# [Task]
Please return the entries, omitting and altering nothing.

Stored items:
┏━━

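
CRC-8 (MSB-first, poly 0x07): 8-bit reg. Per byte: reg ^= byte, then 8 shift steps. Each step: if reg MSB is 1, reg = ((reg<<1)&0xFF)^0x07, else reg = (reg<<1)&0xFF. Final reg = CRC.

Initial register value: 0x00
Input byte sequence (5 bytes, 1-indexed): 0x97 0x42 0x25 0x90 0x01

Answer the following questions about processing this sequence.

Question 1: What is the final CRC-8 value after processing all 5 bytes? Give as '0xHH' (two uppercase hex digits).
After byte 1 (0x97): reg=0xEC
After byte 2 (0x42): reg=0x43
After byte 3 (0x25): reg=0x35
After byte 4 (0x90): reg=0x72
After byte 5 (0x01): reg=0x5E

Answer: 0x5E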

┗━━

# [Exercise result]
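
CRC-8 (MSB-first, poly 0x07): 8-bit reg. Per byte: reg ^= byte, then 8 shift steps. Each step: if reg MSB is 1, reg = ((reg<<1)&0xFF)^0x07, else reg = (reg<<1)&0xFF. Final reg = CRC.

Initial register value: 0x00
Input byte sequence (5 bytes, 1-indexed): 0x97 0x42 0x25 0x90 0x01

Answer the following questions about processing this sequence.

Question 1: What is the final CRC-8 value after processing all 5 bytes? Give as '0xHH' (two uppercase hex digits).
After byte 1 (0x97): reg=0xEC
After byte 2 (0x42): reg=0x43
After byte 3 (0x25): reg=0x35
After byte 4 (0x90): reg=0x72
After byte 5 (0x01): reg=0x5E

Answer: 0x5E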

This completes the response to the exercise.